» **THE PROBLEM**:
Every line of the records that holds the word "following" should be copied out.

RECORD EXCERPTS: Begin

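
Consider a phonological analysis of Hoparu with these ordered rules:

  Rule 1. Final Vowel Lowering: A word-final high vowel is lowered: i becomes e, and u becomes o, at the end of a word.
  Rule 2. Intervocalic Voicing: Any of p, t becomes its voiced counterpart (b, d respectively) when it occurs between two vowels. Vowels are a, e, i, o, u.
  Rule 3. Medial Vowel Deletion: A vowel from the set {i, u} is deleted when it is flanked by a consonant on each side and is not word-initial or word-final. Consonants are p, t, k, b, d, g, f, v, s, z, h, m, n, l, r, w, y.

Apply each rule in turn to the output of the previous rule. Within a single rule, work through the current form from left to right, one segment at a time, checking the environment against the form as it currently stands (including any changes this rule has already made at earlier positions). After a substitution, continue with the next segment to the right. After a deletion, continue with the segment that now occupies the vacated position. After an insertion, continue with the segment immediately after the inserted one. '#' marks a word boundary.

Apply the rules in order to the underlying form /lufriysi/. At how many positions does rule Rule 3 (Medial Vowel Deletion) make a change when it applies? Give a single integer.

Rule 1 Final Vowel Lowering: [lufriysi] → [lufriyse]
Rule 2 Intervocalic Voicing: no change — [lufriyse]
Rule 3 Medial Vowel Deletion: [lufriyse] → [lfryse]
Rule Rule 3 changed 2 position(s).

2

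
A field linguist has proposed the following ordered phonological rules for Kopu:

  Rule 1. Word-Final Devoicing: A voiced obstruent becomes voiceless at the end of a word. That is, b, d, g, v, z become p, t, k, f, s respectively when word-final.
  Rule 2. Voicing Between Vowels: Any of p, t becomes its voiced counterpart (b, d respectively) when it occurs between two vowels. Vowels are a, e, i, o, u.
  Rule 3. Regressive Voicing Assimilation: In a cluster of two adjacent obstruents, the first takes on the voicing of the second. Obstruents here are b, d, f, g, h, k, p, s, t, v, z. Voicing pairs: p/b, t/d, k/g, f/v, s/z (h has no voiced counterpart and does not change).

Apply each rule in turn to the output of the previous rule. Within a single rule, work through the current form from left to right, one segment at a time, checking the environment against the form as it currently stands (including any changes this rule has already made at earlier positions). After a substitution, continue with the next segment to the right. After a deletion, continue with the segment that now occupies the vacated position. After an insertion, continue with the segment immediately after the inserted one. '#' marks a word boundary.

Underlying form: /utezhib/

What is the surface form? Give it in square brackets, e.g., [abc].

Rule 1 Word-Final Devoicing: [utezhib] → [utezhip]
Rule 2 Voicing Between Vowels: [utezhip] → [udezhip]
Rule 3 Regressive Voicing Assimilation: [udezhip] → [udeship]

[udeship]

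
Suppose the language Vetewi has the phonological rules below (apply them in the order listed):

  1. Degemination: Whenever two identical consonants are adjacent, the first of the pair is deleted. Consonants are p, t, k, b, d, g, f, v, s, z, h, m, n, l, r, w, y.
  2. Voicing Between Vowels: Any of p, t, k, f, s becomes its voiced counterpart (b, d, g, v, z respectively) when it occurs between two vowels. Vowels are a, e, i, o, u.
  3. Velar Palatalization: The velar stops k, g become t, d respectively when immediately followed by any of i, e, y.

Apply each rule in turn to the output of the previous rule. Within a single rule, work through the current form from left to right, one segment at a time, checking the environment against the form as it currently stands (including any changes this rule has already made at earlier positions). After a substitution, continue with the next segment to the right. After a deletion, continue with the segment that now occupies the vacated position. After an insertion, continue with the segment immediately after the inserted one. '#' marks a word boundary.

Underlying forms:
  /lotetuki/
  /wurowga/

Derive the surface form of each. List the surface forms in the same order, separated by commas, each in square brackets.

[lodedudi], [wurowga]

/lotetuki/:
  1 Degemination: no change — [lotetuki]
  2 Voicing Between Vowels: [lotetuki] → [lodedugi]
  3 Velar Palatalization: [lodedugi] → [lodedudi]
/wurowga/:
  1 Degemination: no change — [wurowga]
  2 Voicing Between Vowels: no change — [wurowga]
  3 Velar Palatalization: no change — [wurowga]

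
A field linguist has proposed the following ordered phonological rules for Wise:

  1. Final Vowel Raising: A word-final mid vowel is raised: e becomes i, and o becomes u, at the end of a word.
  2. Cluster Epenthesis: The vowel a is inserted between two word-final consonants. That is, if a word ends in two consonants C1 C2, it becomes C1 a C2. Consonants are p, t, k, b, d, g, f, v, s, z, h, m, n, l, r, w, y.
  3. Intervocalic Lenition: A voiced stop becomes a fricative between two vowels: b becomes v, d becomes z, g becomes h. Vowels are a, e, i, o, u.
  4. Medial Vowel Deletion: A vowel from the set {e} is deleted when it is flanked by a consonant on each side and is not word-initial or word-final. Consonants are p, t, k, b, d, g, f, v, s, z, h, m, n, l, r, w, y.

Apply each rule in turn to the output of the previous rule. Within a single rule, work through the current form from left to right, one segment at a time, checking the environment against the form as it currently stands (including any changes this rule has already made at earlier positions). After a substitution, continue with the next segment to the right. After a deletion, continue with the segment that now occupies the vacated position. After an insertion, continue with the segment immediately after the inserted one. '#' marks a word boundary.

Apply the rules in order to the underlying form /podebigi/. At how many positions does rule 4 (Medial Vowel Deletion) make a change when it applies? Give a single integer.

1

1 Final Vowel Raising: no change — [podebigi]
2 Cluster Epenthesis: no change — [podebigi]
3 Intervocalic Lenition: [podebigi] → [pozevihi]
4 Medial Vowel Deletion: [pozevihi] → [pozvihi]
Rule 4 changed 1 position(s).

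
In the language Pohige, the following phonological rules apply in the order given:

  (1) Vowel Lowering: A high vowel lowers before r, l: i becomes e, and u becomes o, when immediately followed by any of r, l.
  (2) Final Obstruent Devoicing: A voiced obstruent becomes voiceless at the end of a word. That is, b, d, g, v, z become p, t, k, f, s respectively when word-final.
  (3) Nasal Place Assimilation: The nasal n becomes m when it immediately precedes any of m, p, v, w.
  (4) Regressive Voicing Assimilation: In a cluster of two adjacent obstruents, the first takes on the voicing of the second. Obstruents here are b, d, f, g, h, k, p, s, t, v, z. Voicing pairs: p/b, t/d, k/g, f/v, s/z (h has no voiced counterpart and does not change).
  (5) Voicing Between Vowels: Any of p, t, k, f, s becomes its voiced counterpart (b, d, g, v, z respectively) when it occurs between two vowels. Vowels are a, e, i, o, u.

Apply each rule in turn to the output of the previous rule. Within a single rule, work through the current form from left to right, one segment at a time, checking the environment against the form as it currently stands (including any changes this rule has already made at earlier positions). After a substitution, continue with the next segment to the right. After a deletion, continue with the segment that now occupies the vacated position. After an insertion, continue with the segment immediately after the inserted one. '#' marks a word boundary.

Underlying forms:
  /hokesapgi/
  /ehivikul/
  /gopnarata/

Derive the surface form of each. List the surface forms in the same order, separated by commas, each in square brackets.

[hogezabgi], [ehivigol], [gopnarada]

/hokesapgi/:
  (1) Vowel Lowering: no change — [hokesapgi]
  (2) Final Obstruent Devoicing: no change — [hokesapgi]
  (3) Nasal Place Assimilation: no change — [hokesapgi]
  (4) Regressive Voicing Assimilation: [hokesapgi] → [hokesabgi]
  (5) Voicing Between Vowels: [hokesabgi] → [hogezabgi]
/ehivikul/:
  (1) Vowel Lowering: [ehivikul] → [ehivikol]
  (2) Final Obstruent Devoicing: no change — [ehivikol]
  (3) Nasal Place Assimilation: no change — [ehivikol]
  (4) Regressive Voicing Assimilation: no change — [ehivikol]
  (5) Voicing Between Vowels: [ehivikol] → [ehivigol]
/gopnarata/:
  (1) Vowel Lowering: no change — [gopnarata]
  (2) Final Obstruent Devoicing: no change — [gopnarata]
  (3) Nasal Place Assimilation: no change — [gopnarata]
  (4) Regressive Voicing Assimilation: no change — [gopnarata]
  (5) Voicing Between Vowels: [gopnarata] → [gopnarada]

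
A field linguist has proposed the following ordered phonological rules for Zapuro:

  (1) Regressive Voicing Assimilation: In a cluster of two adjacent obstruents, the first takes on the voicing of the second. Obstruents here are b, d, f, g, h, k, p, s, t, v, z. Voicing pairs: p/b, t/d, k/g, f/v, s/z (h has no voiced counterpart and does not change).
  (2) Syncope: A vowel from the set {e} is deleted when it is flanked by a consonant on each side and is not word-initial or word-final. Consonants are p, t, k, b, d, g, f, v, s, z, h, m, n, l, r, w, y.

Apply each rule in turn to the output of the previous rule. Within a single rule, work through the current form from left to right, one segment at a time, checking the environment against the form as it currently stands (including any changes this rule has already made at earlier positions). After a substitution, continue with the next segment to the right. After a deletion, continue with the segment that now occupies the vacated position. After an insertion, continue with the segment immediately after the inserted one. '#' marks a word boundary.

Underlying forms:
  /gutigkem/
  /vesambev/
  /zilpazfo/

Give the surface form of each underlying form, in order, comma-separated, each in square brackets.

/gutigkem/:
  (1) Regressive Voicing Assimilation: [gutigkem] → [gutikkem]
  (2) Syncope: [gutikkem] → [gutikkm]
/vesambev/:
  (1) Regressive Voicing Assimilation: no change — [vesambev]
  (2) Syncope: [vesambev] → [vsambv]
/zilpazfo/:
  (1) Regressive Voicing Assimilation: [zilpazfo] → [zilpasfo]
  (2) Syncope: no change — [zilpasfo]

[gutikkm], [vsambv], [zilpasfo]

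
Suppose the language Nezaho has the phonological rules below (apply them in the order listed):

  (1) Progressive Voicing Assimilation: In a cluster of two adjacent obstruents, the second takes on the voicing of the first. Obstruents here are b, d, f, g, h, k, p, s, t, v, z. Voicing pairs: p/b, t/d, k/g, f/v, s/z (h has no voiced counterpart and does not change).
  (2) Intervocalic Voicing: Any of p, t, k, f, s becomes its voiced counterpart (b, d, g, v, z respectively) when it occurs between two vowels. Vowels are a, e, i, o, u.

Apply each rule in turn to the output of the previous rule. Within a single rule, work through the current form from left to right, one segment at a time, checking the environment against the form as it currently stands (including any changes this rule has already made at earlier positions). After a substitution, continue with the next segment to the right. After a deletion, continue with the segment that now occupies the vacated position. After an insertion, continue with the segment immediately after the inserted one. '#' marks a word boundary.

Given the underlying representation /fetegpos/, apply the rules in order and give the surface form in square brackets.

[fedegbos]

(1) Progressive Voicing Assimilation: [fetegpos] → [fetegbos]
(2) Intervocalic Voicing: [fetegbos] → [fedegbos]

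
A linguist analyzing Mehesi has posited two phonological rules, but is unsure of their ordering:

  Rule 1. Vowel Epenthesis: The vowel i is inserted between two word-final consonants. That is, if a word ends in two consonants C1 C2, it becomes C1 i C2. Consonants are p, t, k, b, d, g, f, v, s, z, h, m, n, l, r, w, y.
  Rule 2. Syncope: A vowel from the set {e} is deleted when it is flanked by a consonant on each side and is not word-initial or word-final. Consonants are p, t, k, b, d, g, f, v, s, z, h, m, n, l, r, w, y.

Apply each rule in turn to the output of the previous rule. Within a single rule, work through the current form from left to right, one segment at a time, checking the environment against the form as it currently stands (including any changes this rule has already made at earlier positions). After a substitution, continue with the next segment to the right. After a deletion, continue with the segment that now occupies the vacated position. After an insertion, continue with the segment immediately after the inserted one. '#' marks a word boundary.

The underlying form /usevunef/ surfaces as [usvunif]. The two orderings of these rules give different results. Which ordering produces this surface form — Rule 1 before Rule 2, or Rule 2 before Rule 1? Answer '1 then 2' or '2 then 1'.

Order 1 then 2:
  1 Vowel Epenthesis: no change — [usevunef]
  2 Syncope: [usevunef] → [usvunf]
  result: [usvunf]
Order 2 then 1:
  2 Syncope: [usevunef] → [usvunf]
  1 Vowel Epenthesis: [usvunf] → [usvunif]
  result: [usvunif]

2 then 1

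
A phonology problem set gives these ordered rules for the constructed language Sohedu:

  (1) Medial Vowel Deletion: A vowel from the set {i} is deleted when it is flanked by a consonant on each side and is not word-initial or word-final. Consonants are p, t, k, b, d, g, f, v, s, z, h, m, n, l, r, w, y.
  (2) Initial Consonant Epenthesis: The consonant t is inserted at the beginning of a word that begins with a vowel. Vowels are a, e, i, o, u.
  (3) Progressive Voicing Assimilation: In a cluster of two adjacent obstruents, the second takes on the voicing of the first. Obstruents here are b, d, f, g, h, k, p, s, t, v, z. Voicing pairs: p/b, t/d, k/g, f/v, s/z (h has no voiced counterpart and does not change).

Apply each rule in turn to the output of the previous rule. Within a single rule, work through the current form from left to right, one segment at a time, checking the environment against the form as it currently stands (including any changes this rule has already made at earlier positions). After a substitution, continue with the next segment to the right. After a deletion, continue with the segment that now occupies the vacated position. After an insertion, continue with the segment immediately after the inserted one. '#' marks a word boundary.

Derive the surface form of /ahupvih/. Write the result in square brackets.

[tahupfh]

(1) Medial Vowel Deletion: [ahupvih] → [ahupvh]
(2) Initial Consonant Epenthesis: [ahupvh] → [tahupvh]
(3) Progressive Voicing Assimilation: [tahupvh] → [tahupfh]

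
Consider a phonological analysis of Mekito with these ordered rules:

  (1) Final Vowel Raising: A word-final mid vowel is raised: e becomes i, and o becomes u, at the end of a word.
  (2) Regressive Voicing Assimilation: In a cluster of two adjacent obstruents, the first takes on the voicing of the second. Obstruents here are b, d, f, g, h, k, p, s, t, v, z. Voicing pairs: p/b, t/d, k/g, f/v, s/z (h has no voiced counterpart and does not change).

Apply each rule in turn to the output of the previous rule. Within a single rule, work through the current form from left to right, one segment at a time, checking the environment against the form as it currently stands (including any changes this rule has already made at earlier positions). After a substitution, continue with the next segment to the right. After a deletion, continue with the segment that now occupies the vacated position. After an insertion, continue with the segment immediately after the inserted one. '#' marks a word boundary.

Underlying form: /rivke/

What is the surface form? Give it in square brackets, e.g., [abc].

(1) Final Vowel Raising: [rivke] → [rivki]
(2) Regressive Voicing Assimilation: [rivki] → [rifki]

[rifki]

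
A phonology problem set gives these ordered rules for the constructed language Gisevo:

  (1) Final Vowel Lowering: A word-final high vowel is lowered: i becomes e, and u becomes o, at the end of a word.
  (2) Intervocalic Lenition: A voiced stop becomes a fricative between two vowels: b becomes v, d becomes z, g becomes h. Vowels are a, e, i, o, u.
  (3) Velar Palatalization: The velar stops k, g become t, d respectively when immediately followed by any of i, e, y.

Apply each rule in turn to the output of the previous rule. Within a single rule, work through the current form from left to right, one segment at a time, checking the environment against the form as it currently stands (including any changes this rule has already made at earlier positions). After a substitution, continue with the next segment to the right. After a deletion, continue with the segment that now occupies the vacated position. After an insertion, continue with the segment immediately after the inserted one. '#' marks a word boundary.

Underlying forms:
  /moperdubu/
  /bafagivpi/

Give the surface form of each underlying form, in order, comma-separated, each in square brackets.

[moperduvo], [bafahivpe]

/moperdubu/:
  (1) Final Vowel Lowering: [moperdubu] → [moperdubo]
  (2) Intervocalic Lenition: [moperdubo] → [moperduvo]
  (3) Velar Palatalization: no change — [moperduvo]
/bafagivpi/:
  (1) Final Vowel Lowering: [bafagivpi] → [bafagivpe]
  (2) Intervocalic Lenition: [bafagivpe] → [bafahivpe]
  (3) Velar Palatalization: no change — [bafahivpe]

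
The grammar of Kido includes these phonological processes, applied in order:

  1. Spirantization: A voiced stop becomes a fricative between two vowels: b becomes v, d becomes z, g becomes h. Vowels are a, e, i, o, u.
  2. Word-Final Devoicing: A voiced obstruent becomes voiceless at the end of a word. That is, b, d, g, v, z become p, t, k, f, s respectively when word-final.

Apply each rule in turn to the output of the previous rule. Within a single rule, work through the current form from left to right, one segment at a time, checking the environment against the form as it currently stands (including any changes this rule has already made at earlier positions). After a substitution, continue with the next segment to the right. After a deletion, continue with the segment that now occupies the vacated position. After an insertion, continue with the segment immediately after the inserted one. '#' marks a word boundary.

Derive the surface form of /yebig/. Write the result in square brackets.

[yevik]

1 Spirantization: [yebig] → [yevig]
2 Word-Final Devoicing: [yevig] → [yevik]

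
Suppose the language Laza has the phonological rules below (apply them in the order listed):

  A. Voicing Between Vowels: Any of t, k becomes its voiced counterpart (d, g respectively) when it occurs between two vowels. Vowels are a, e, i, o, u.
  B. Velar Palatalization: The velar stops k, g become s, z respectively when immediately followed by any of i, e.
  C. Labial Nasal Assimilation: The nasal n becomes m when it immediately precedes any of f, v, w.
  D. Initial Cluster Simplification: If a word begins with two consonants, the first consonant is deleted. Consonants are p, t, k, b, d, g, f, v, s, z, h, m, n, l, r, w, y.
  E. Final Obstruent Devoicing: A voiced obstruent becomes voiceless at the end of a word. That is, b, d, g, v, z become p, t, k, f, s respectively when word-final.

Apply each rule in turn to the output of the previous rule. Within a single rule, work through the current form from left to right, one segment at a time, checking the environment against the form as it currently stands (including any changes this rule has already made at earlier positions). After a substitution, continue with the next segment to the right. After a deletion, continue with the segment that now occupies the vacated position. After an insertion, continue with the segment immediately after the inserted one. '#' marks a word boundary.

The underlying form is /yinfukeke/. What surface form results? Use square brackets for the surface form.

[yimfuzeze]

A Voicing Between Vowels: [yinfukeke] → [yinfugege]
B Velar Palatalization: [yinfugege] → [yinfuzeze]
C Labial Nasal Assimilation: [yinfuzeze] → [yimfuzeze]
D Initial Cluster Simplification: no change — [yimfuzeze]
E Final Obstruent Devoicing: no change — [yimfuzeze]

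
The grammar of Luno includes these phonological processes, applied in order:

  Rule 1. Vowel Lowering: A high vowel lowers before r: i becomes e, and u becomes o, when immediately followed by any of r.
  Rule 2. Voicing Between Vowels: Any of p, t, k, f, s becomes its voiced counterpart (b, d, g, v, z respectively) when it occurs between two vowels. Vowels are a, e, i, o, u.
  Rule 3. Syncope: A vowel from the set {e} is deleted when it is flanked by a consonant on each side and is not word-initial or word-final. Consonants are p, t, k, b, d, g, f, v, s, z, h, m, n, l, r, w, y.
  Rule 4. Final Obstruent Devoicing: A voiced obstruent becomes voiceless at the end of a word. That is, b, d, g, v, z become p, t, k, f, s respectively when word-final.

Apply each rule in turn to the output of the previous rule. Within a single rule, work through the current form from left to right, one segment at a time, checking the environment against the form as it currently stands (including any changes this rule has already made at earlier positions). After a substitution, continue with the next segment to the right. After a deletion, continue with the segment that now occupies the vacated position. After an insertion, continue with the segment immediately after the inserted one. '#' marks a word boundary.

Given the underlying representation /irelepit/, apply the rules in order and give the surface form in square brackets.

[erlbit]

Rule 1 Vowel Lowering: [irelepit] → [erelepit]
Rule 2 Voicing Between Vowels: [erelepit] → [erelebit]
Rule 3 Syncope: [erelebit] → [erlbit]
Rule 4 Final Obstruent Devoicing: no change — [erlbit]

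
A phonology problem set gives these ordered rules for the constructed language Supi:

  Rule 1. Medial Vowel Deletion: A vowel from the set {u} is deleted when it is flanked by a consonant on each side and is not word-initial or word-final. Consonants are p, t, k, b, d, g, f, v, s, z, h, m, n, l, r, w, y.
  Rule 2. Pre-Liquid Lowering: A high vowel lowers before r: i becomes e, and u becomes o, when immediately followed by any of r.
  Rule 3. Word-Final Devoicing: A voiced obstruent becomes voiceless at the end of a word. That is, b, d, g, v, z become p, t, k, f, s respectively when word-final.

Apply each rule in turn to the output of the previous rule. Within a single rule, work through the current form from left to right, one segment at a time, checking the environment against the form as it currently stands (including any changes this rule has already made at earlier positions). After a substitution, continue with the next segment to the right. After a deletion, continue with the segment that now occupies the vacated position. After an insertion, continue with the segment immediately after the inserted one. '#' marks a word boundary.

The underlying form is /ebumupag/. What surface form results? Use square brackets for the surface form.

Rule 1 Medial Vowel Deletion: [ebumupag] → [ebmpag]
Rule 2 Pre-Liquid Lowering: no change — [ebmpag]
Rule 3 Word-Final Devoicing: [ebmpag] → [ebmpak]

[ebmpak]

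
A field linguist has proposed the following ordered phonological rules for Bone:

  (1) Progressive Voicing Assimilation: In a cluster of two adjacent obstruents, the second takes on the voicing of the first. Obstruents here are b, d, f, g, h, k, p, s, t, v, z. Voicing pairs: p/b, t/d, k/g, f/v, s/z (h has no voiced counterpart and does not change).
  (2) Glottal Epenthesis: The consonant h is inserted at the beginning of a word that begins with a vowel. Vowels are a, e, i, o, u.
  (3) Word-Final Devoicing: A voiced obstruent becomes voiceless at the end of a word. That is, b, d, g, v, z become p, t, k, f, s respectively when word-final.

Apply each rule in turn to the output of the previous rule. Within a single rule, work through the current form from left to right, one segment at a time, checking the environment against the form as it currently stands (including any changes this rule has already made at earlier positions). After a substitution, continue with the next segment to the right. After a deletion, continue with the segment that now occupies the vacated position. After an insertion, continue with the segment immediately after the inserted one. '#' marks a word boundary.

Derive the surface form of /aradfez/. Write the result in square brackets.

[haradves]

(1) Progressive Voicing Assimilation: [aradfez] → [aradvez]
(2) Glottal Epenthesis: [aradvez] → [haradvez]
(3) Word-Final Devoicing: [haradvez] → [haradves]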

RECORD EXCERPTS: End

» **EXERCISE OUTPUT**:
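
A field linguist has proposed the following ordered phonological rules for Kopu:
A field linguist has proposed the following ordered phonological rules for Wise:
In the language Pohige, the following phonological rules apply in the order given:
A field linguist has proposed the following ordered phonological rules for Zapuro:
A field linguist has proposed the following ordered phonological rules for Bone: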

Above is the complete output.